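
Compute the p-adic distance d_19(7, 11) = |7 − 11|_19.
d_19(7, 11) = 1

Step 1 — x − y = 7 − 11 = -4. Step 2 — v_19(-4) = 0 (factor: -4 = −(19^0 · 4); the sign does not affect v_p). Step 3 — |x − y|_19 = 19^{0} = 1.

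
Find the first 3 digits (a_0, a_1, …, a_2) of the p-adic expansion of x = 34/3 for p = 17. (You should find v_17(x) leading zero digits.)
(a_0, …, a_2) = (0, 12, 5)

v_17(34/3) = 1, so a_0 = ... = a_0 = 0. Factor out: x = 17^1 · u with u = 2/3 a unit in ℤ_17. Expand u iteratively via a_{v+i} = u_i mod 17, u_{i+1} = (u_i − a_{v+i})/17:
  u_0 = 2/3;  a_1 = 12;  u_1 = (u_0 − 12)/17 = -2/3
  u_1 = -2/3;  a_2 = 5;  u_2 = (u_1 − 5)/17 = -1/3
Digits: (0, 12, 5).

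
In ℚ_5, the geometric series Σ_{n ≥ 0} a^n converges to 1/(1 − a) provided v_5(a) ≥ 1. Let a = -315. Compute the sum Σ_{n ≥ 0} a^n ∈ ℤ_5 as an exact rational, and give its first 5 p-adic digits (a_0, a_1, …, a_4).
Σ a^n = 1/(1 − a) = 1/316;  first 5 digits = (1, 2, 1, 4, 4)

v_5(a) = 1 ≥ 1, so the series converges in ℤ_5 to 1/(1 − a) = 1/(1 − (-315)) = 1/316. Expand this rational in ℤ_5: compute digits iteratively via d_i = x_i mod 5, x_{i+1} = (x_i − d_i)/5. The first 5 digits are (1, 2, 1, 4, 4).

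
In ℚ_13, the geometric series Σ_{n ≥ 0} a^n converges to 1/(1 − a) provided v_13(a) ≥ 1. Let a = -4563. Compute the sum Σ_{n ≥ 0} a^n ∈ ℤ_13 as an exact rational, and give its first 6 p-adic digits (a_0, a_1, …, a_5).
Σ a^n = 1/(1 − a) = 1/4564;  first 6 digits = (1, 0, 12, 10, 0, 4)

v_13(a) = 2 ≥ 1, so the series converges in ℤ_13 to 1/(1 − a) = 1/(1 − (-4563)) = 1/4564. Expand this rational in ℤ_13: compute digits iteratively via d_i = x_i mod 13, x_{i+1} = (x_i − d_i)/13. The first 6 digits are (1, 0, 12, 10, 0, 4).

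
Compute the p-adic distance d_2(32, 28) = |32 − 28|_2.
d_2(32, 28) = 1/4

Step 1 — x − y = 32 − 28 = 4. Step 2 — v_2(4) = 2 (factor: 4 = (2^2 · 1); the sign does not affect v_p). Step 3 — |x − y|_2 = 2^{-2} = 1/4.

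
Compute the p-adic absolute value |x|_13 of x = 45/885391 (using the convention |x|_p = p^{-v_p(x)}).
|45/885391|_13 = 28561

Step 1 — compute v_13(x) by factoring powers of 13 out of the numerator and denominator: v_13(45/885391) = -4. Step 2 — apply |x|_p = p^{-v_p(x)} = 13^{4} = 28561.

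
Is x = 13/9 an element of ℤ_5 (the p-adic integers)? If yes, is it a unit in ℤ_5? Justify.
x ∈ ℤ_5^× (unit); v_5(x) = 0

ℤ_5 = {x ∈ ℚ_5 : v_5(x) ≥ 0} and ℤ_5^× = {x ∈ ℤ_5 : v_5(x) = 0}. Here v_5(13/9) = v_5(num) − v_5(den) = 0; compare against these criteria.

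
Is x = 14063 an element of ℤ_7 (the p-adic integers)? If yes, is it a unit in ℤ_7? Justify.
x ∈ ℤ_7 but not a unit; v_7(x) = 3 > 0

ℤ_7 = {x ∈ ℚ_7 : v_7(x) ≥ 0} and ℤ_7^× = {x ∈ ℤ_7 : v_7(x) = 0}. Here v_7(14063) = v_7(num) − v_7(den) = 3; compare against these criteria.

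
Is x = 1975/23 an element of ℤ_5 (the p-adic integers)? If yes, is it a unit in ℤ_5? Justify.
x ∈ ℤ_5 but not a unit; v_5(x) = 2 > 0

ℤ_5 = {x ∈ ℚ_5 : v_5(x) ≥ 0} and ℤ_5^× = {x ∈ ℤ_5 : v_5(x) = 0}. Here v_5(1975/23) = v_5(num) − v_5(den) = 2; compare against these criteria.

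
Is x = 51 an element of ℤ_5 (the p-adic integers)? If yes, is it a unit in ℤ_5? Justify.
x ∈ ℤ_5^× (unit); v_5(x) = 0

ℤ_5 = {x ∈ ℚ_5 : v_5(x) ≥ 0} and ℤ_5^× = {x ∈ ℤ_5 : v_5(x) = 0}. Here v_5(51) = v_5(num) − v_5(den) = 0; compare against these criteria.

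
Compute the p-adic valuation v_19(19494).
v_19(19494) = 2

v_19(n) is the largest exponent k such that 19^k divides n. Factor out: 19494 = 19^2 · 54. (Sign doesn't affect v_p.) So v_19(19494) = 2.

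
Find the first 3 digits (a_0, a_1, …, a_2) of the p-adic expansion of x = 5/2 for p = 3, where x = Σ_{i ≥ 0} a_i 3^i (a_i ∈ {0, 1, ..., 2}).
(a_0, …, a_2) = (1, 2, 1)

v_3(5/2) = 0 (numerator and denominator both coprime to 3), so x ∈ ℤ_3^×. Compute digits iteratively via a_i = x_i mod 3, x_{i+1} = (x_i − a_i)/3, with x_0 = x:
  x_0 = 5/2;  a_0 = 1;  x_1 = (x_0 − 1)/3 = 1/2
  x_1 = 1/2;  a_1 = 2;  x_2 = (x_1 − 2)/3 = -1/2
  x_2 = -1/2;  a_2 = 1;  x_3 = (x_2 − 1)/3 = -1/2
Digits: (1, 2, 1).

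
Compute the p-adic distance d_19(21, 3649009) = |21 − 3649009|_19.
d_19(21, 3649009) = 1/130321

Step 1 — x − y = 21 − 3649009 = -3648988. Step 2 — v_19(-3648988) = 4 (factor: -3648988 = −(19^4 · 28); the sign does not affect v_p). Step 3 — |x − y|_19 = 19^{-4} = 1/130321.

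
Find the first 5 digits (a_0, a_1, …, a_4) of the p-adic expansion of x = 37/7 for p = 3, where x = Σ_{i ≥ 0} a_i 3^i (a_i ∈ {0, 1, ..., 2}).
(a_0, …, a_4) = (1, 1, 1, 1, 0)

v_3(37/7) = 0 (numerator and denominator both coprime to 3), so x ∈ ℤ_3^×. Compute digits iteratively via a_i = x_i mod 3, x_{i+1} = (x_i − a_i)/3, with x_0 = x:
  x_0 = 37/7;  a_0 = 1;  x_1 = (x_0 − 1)/3 = 10/7
  x_1 = 10/7;  a_1 = 1;  x_2 = (x_1 − 1)/3 = 1/7
  x_2 = 1/7;  a_2 = 1;  x_3 = (x_2 − 1)/3 = -2/7
  x_3 = -2/7;  a_3 = 1;  x_4 = (x_3 − 1)/3 = -3/7
  x_4 = -3/7;  a_4 = 0;  x_5 = (x_4 − 0)/3 = -1/7
Digits: (1, 1, 1, 1, 0).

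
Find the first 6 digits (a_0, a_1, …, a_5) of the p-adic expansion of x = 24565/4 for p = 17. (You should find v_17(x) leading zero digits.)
(a_0, …, a_5) = (0, 0, 0, 14, 12, 12)

v_17(24565/4) = 3, so a_0 = ... = a_2 = 0. Factor out: x = 17^3 · u with u = 5/4 a unit in ℤ_17. Expand u iteratively via a_{v+i} = u_i mod 17, u_{i+1} = (u_i − a_{v+i})/17:
  u_0 = 5/4;  a_3 = 14;  u_1 = (u_0 − 14)/17 = -3/4
  u_1 = -3/4;  a_4 = 12;  u_2 = (u_1 − 12)/17 = -3/4
  u_2 = -3/4;  a_5 = 12;  u_3 = (u_2 − 12)/17 = -3/4
Digits: (0, 0, 0, 14, 12, 12).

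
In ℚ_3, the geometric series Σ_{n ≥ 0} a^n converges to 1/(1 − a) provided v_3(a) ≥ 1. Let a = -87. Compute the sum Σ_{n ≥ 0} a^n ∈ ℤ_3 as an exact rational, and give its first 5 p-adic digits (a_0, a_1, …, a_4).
Σ a^n = 1/(1 − a) = 1/88;  first 5 digits = (1, 1, 0, 2, 0)

v_3(a) = 1 ≥ 1, so the series converges in ℤ_3 to 1/(1 − a) = 1/(1 − (-87)) = 1/88. Expand this rational in ℤ_3: compute digits iteratively via d_i = x_i mod 3, x_{i+1} = (x_i − d_i)/3. The first 5 digits are (1, 1, 0, 2, 0).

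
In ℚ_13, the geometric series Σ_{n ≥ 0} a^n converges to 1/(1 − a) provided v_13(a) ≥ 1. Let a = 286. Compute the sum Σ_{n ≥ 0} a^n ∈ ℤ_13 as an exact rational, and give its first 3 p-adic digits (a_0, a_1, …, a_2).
Σ a^n = 1/(1 − a) = -1/285;  first 3 digits = (1, 9, 4)

v_13(a) = 1 ≥ 1, so the series converges in ℤ_13 to 1/(1 − a) = 1/(1 − 286) = -1/285. Expand this rational in ℤ_13: compute digits iteratively via d_i = x_i mod 13, x_{i+1} = (x_i − d_i)/13. The first 3 digits are (1, 9, 4).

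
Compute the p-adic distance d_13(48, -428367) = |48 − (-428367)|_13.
d_13(48, -428367) = 1/28561

Step 1 — x − y = 48 − (-428367) = 428415. Step 2 — v_13(428415) = 4 (factor: 428415 = (13^4 · 15); the sign does not affect v_p). Step 3 — |x − y|_13 = 13^{-4} = 1/28561.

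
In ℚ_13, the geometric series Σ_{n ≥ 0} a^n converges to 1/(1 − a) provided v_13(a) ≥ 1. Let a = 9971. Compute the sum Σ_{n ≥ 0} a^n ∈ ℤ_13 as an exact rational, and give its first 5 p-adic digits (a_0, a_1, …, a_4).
Σ a^n = 1/(1 − a) = -1/9970;  first 5 digits = (1, 0, 7, 4, 10)

v_13(a) = 2 ≥ 1, so the series converges in ℤ_13 to 1/(1 − a) = 1/(1 − 9971) = -1/9970. Expand this rational in ℤ_13: compute digits iteratively via d_i = x_i mod 13, x_{i+1} = (x_i − d_i)/13. The first 5 digits are (1, 0, 7, 4, 10).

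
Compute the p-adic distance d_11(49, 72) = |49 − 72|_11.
d_11(49, 72) = 1

Step 1 — x − y = 49 − 72 = -23. Step 2 — v_11(-23) = 0 (factor: -23 = −(11^0 · 23); the sign does not affect v_p). Step 3 — |x − y|_11 = 11^{0} = 1.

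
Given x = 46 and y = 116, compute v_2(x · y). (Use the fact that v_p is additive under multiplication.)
v_2(5336) = 3

v_p(x) = 1 (factor: 46 = 2^1 · 23); v_p(y) = 2 (factor: 116 = 2^2 · 29). Additivity: v_p(xy) = v_p(x) + v_p(y) = 1 + 2 = 3. (Direct check: xy = 5336 = 2^3 · (667).)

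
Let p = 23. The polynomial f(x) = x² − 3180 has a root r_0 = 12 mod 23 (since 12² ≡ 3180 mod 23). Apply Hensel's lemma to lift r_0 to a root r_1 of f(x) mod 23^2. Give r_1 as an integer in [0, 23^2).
r_1 = 403 (mod 529)

Hensel's recurrence: r_{i+1} = r_i − f(r_i)·(f′(r_i))^{-1} mod 23^{i+2}, with f′(x) = 2x. Iterate:
  r_0 = 12 (mod 23)
  r_1 = 403 (mod 529)
Final: r_1 = 403, and one checks f(r_1) ≡ 0 mod 23^2.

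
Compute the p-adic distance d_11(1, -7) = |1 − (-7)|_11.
d_11(1, -7) = 1

Step 1 — x − y = 1 − (-7) = 8. Step 2 — v_11(8) = 0 (factor: 8 = (11^0 · 8); the sign does not affect v_p). Step 3 — |x − y|_11 = 11^{0} = 1.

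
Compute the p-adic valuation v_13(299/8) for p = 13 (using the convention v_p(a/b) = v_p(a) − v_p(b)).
v_13(299/8) = 1

Factor powers of 13 from the numerator and denominator of the reduced fraction: 299 = 13^1 · 23 and 8 = 13^0 · 8. Apply v_p(a/b) = v_p(a) − v_p(b): v_13(299/8) = 1 − 0 = 1.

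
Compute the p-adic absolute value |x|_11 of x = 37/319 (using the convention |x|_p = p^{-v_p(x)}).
|37/319|_11 = 11

Step 1 — compute v_11(x) by factoring powers of 11 out of the numerator and denominator: v_11(37/319) = -1. Step 2 — apply |x|_p = p^{-v_p(x)} = 11^{1} = 11.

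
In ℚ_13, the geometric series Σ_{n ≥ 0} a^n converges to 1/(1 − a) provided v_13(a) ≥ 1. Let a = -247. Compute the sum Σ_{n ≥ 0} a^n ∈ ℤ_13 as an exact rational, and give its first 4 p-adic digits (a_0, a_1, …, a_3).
Σ a^n = 1/(1 − a) = 1/248;  first 4 digits = (1, 7, 8, 6)

v_13(a) = 1 ≥ 1, so the series converges in ℤ_13 to 1/(1 − a) = 1/(1 − (-247)) = 1/248. Expand this rational in ℤ_13: compute digits iteratively via d_i = x_i mod 13, x_{i+1} = (x_i − d_i)/13. The first 4 digits are (1, 7, 8, 6).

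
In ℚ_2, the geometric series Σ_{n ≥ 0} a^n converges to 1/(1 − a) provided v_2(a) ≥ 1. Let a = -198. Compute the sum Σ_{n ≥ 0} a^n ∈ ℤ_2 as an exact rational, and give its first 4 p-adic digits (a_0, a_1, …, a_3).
Σ a^n = 1/(1 − a) = 1/199;  first 4 digits = (1, 1, 1, 0)

v_2(a) = 1 ≥ 1, so the series converges in ℤ_2 to 1/(1 − a) = 1/(1 − (-198)) = 1/199. Expand this rational in ℤ_2: compute digits iteratively via d_i = x_i mod 2, x_{i+1} = (x_i − d_i)/2. The first 4 digits are (1, 1, 1, 0).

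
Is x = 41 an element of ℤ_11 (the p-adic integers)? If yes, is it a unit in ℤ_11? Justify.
x ∈ ℤ_11^× (unit); v_11(x) = 0

ℤ_11 = {x ∈ ℚ_11 : v_11(x) ≥ 0} and ℤ_11^× = {x ∈ ℤ_11 : v_11(x) = 0}. Here v_11(41) = v_11(num) − v_11(den) = 0; compare against these criteria.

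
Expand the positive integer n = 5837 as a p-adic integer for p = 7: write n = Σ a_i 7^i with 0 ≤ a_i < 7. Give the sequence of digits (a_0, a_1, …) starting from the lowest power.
(a_0, a_1, …) = (6, 0, 0, 3, 2)

Repeated division by 7 gives the digits low-to-high: 5837 = 6 + 3·7^3 + 2·7^4. Digit sequence: (6, 0, 0, 3, 2).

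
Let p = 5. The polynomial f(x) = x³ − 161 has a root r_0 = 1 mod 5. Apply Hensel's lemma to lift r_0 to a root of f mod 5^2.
r_1 = 21 (mod 25)

Hensel: r_{i+1} = r_i − f(r_i)/f′(r_i) mod 5^{i+2}, where f′(x) = 3x². Iterate:
  r_0 = 1 (mod 5)
  r_1 = 21 (mod 25)
Final: r = 21 with f(r) ≡ 0 mod 5^2.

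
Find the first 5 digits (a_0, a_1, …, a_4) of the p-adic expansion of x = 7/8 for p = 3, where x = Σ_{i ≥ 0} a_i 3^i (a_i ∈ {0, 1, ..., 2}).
(a_0, …, a_4) = (2, 0, 1, 0, 1)

v_3(7/8) = 0 (numerator and denominator both coprime to 3), so x ∈ ℤ_3^×. Compute digits iteratively via a_i = x_i mod 3, x_{i+1} = (x_i − a_i)/3, with x_0 = x:
  x_0 = 7/8;  a_0 = 2;  x_1 = (x_0 − 2)/3 = -3/8
  x_1 = -3/8;  a_1 = 0;  x_2 = (x_1 − 0)/3 = -1/8
  x_2 = -1/8;  a_2 = 1;  x_3 = (x_2 − 1)/3 = -3/8
  x_3 = -3/8;  a_3 = 0;  x_4 = (x_3 − 0)/3 = -1/8
  x_4 = -1/8;  a_4 = 1;  x_5 = (x_4 − 1)/3 = -3/8
Digits: (2, 0, 1, 0, 1).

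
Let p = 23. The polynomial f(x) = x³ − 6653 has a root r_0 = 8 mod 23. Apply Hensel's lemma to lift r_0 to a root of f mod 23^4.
r_3 = 179776 (mod 279841)

Hensel: r_{i+1} = r_i − f(r_i)/f′(r_i) mod 23^{i+2}, where f′(x) = 3x². Iterate:
  r_0 = 8 (mod 23)
  r_1 = 445 (mod 529)
  r_2 = 9438 (mod 12167)
  r_3 = 179776 (mod 279841)
Final: r = 179776 with f(r) ≡ 0 mod 23^4.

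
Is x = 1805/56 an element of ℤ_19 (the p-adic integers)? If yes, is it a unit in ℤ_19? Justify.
x ∈ ℤ_19 but not a unit; v_19(x) = 2 > 0

ℤ_19 = {x ∈ ℚ_19 : v_19(x) ≥ 0} and ℤ_19^× = {x ∈ ℤ_19 : v_19(x) = 0}. Here v_19(1805/56) = v_19(num) − v_19(den) = 2; compare against these criteria.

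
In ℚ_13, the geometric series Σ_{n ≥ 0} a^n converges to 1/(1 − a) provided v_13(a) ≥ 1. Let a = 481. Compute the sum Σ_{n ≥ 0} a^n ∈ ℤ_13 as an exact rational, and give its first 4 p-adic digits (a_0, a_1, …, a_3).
Σ a^n = 1/(1 − a) = -1/480;  first 4 digits = (1, 11, 6, 6)

v_13(a) = 1 ≥ 1, so the series converges in ℤ_13 to 1/(1 − a) = 1/(1 − 481) = -1/480. Expand this rational in ℤ_13: compute digits iteratively via d_i = x_i mod 13, x_{i+1} = (x_i − d_i)/13. The first 4 digits are (1, 11, 6, 6).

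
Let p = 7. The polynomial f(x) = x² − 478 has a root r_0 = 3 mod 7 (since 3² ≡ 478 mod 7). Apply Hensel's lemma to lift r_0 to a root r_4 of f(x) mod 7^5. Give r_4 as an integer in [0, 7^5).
r_4 = 14528 (mod 16807)

Hensel's recurrence: r_{i+1} = r_i − f(r_i)·(f′(r_i))^{-1} mod 7^{i+2}, with f′(x) = 2x. Iterate:
  r_0 = 3 (mod 7)
  r_1 = 24 (mod 49)
  r_2 = 122 (mod 343)
  r_3 = 122 (mod 2401)
  r_4 = 14528 (mod 16807)
Final: r_4 = 14528, and one checks f(r_4) ≡ 0 mod 7^5.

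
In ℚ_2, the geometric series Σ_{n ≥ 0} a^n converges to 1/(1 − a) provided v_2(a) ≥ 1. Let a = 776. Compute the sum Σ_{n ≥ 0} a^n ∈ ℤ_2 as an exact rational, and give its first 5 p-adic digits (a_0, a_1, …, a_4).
Σ a^n = 1/(1 − a) = -1/775;  first 5 digits = (1, 0, 0, 1, 0)

v_2(a) = 3 ≥ 1, so the series converges in ℤ_2 to 1/(1 − a) = 1/(1 − 776) = -1/775. Expand this rational in ℤ_2: compute digits iteratively via d_i = x_i mod 2, x_{i+1} = (x_i − d_i)/2. The first 5 digits are (1, 0, 0, 1, 0).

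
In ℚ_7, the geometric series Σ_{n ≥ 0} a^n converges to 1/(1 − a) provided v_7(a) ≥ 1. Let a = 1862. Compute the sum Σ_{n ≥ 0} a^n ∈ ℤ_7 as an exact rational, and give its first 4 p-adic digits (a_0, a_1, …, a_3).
Σ a^n = 1/(1 − a) = -1/1861;  first 4 digits = (1, 0, 3, 5)

v_7(a) = 2 ≥ 1, so the series converges in ℤ_7 to 1/(1 − a) = 1/(1 − 1862) = -1/1861. Expand this rational in ℤ_7: compute digits iteratively via d_i = x_i mod 7, x_{i+1} = (x_i − d_i)/7. The first 4 digits are (1, 0, 3, 5).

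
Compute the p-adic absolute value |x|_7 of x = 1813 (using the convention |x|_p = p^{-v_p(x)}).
|1813|_7 = 1/49

Step 1 — compute v_7(x) by factoring powers of 7 out of the numerator and denominator: v_7(1813) = 2. Step 2 — apply |x|_p = p^{-v_p(x)} = 7^{-2} = 1/49.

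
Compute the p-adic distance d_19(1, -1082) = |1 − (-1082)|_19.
d_19(1, -1082) = 1/361

Step 1 — x − y = 1 − (-1082) = 1083. Step 2 — v_19(1083) = 2 (factor: 1083 = (19^2 · 3); the sign does not affect v_p). Step 3 — |x − y|_19 = 19^{-2} = 1/361.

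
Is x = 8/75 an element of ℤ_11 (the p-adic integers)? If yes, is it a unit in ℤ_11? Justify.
x ∈ ℤ_11^× (unit); v_11(x) = 0

ℤ_11 = {x ∈ ℚ_11 : v_11(x) ≥ 0} and ℤ_11^× = {x ∈ ℤ_11 : v_11(x) = 0}. Here v_11(8/75) = v_11(num) − v_11(den) = 0; compare against these criteria.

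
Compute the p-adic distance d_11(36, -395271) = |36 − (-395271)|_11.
d_11(36, -395271) = 1/14641

Step 1 — x − y = 36 − (-395271) = 395307. Step 2 — v_11(395307) = 4 (factor: 395307 = (11^4 · 27); the sign does not affect v_p). Step 3 — |x − y|_11 = 11^{-4} = 1/14641.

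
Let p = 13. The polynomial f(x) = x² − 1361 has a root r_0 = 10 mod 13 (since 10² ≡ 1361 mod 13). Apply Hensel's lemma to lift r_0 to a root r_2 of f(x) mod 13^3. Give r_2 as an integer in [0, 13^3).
r_2 = 504 (mod 2197)

Hensel's recurrence: r_{i+1} = r_i − f(r_i)·(f′(r_i))^{-1} mod 13^{i+2}, with f′(x) = 2x. Iterate:
  r_0 = 10 (mod 13)
  r_1 = 166 (mod 169)
  r_2 = 504 (mod 2197)
Final: r_2 = 504, and one checks f(r_2) ≡ 0 mod 13^3.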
▬▬▬▬▬▬▬▬▬▬
_Task to carry out_
From the line holding "Compute the p-adic distance d_11(36, -395271)" down to the final line above, quote every line exactly and only those lines.

_The answer_
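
Compute the p-adic distance d_11(36, -395271) = |36 − (-395271)|_11.
d_11(36, -395271) = 1/14641

Step 1 — x − y = 36 − (-395271) = 395307. Step 2 — v_11(395307) = 4 (factor: 395307 = (11^4 · 27); the sign does not affect v_p). Step 3 — |x − y|_11 = 11^{-4} = 1/14641.

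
Let p = 13. The polynomial f(x) = x² − 1361 has a root r_0 = 10 mod 13 (since 10² ≡ 1361 mod 13). Apply Hensel's lemma to lift r_0 to a root r_2 of f(x) mod 13^3. Give r_2 as an integer in [0, 13^3).
r_2 = 504 (mod 2197)

Hensel's recurrence: r_{i+1} = r_i − f(r_i)·(f′(r_i))^{-1} mod 13^{i+2}, with f′(x) = 2x. Iterate:
  r_0 = 10 (mod 13)
  r_1 = 166 (mod 169)
  r_2 = 504 (mod 2197)
Final: r_2 = 504, and one checks f(r_2) ≡ 0 mod 13^3.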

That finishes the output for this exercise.